Task directions: Within the listing below, the lines to output run from the one containing "Let u = -1.120610, v" through the one containing "Determine all three"; copy them exactly and nothing else.
+++ Data provided +++
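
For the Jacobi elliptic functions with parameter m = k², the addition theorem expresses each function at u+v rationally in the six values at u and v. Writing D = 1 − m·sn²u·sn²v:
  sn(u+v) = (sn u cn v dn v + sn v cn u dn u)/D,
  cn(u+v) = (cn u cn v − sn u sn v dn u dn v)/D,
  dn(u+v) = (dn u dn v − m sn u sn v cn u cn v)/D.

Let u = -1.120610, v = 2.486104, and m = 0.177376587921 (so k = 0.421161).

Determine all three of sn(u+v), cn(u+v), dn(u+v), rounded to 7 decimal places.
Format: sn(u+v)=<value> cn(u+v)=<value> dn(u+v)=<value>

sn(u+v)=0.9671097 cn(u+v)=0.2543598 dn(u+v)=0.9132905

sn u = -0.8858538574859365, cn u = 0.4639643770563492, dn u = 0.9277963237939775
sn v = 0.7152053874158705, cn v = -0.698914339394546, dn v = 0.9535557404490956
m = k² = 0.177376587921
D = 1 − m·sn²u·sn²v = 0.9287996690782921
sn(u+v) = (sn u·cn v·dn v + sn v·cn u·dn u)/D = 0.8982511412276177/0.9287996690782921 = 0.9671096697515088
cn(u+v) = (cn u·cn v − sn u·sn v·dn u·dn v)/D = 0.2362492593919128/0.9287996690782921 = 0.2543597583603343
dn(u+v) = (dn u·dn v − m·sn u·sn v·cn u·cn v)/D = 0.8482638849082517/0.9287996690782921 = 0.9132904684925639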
+++
+++ Data provided +++
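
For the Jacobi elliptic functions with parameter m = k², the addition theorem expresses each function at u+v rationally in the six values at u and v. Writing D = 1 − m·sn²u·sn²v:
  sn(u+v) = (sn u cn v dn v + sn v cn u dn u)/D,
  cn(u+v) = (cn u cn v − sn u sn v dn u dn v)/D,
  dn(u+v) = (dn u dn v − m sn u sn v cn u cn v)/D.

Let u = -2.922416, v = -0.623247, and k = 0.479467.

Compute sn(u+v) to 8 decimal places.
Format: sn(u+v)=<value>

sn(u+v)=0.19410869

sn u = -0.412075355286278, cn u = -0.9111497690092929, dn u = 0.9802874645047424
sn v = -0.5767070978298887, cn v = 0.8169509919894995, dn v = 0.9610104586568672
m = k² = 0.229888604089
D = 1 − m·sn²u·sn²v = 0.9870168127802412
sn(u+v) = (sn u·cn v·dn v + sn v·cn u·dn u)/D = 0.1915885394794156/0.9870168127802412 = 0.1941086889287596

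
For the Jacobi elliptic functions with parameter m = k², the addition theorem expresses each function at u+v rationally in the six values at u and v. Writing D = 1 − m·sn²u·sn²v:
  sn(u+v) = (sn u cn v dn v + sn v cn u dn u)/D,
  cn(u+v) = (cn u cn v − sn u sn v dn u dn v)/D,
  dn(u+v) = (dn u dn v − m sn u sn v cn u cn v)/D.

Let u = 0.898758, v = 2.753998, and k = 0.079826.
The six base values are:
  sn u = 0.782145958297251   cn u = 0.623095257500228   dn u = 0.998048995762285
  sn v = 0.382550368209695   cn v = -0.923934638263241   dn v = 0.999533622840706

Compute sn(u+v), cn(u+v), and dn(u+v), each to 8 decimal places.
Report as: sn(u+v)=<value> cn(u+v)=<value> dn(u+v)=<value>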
+++
Task response:
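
Let u = -1.120610, v = 2.486104, and m = 0.177376587921 (so k = 0.421161).

Determine all three of sn(u+v), cn(u+v), dn(u+v), rounded to 7 decimal places.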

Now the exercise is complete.